◆ Required work ◆
Return the complete listing without omission.

◆ Supplied entries ◆
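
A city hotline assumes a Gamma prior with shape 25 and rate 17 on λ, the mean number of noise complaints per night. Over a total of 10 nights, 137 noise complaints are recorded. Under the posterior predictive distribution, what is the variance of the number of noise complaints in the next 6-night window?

44

Total count 137 over total exposure 10 nights.
Conjugate update: add total count to the shape and total exposure to the rate, giving Gamma(162, 27).
The posterior predictive for a window of length T is Negative Binomial with variance T·α'·(β'+T)/β'² = 6·162·33/729 = 44.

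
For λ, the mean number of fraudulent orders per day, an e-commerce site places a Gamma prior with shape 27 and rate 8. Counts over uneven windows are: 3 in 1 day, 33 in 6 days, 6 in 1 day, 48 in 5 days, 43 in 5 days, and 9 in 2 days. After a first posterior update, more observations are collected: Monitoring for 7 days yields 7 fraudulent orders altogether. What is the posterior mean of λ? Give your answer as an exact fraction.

176/35

Total count: 3 + 33 + 6 + 48 + 43 + 9 = 142.
Total exposure: 1 + 6 + 1 + 5 + 5 + 2 = 20 days.
After the first batch: Gamma(27 + 142, 8 + 20) = Gamma(169, 28).
Total count 7 over total exposure 7 days.
After the second batch: Gamma(169 + 7, 28 + 7) = Gamma(176, 35).
Posterior mean = α'/β' = 176/35.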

◆ Solved problem ◆
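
A city hotline assumes a Gamma prior with shape 25 and rate 17 on λ, the mean number of noise complaints per night. Over a total of 10 nights, 137 noise complaints are recorded. Under the posterior predictive distribution, what is the variance of the number of noise complaints in the next 6-night window?

44

Total count 137 over total exposure 10 nights.
Conjugate update: add total count to the shape and total exposure to the rate, giving Gamma(162, 27).
The posterior predictive for a window of length T is Negative Binomial with variance T·α'·(β'+T)/β'² = 6·162·33/729 = 44.

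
For λ, the mean number of fraudulent orders per day, an e-commerce site places a Gamma prior with shape 27 and rate 8. Counts over uneven windows are: 3 in 1 day, 33 in 6 days, 6 in 1 day, 48 in 5 days, 43 in 5 days, and 9 in 2 days. After a first posterior update, more observations are collected: Monitoring for 7 days yields 7 fraudulent orders altogether. What is the posterior mean of λ? Give your answer as an exact fraction.

176/35

Total count: 3 + 33 + 6 + 48 + 43 + 9 = 142.
Total exposure: 1 + 6 + 1 + 5 + 5 + 2 = 20 days.
After the first batch: Gamma(27 + 142, 8 + 20) = Gamma(169, 28).
Total count 7 over total exposure 7 days.
After the second batch: Gamma(169 + 7, 28 + 7) = Gamma(176, 35).
Posterior mean = α'/β' = 176/35.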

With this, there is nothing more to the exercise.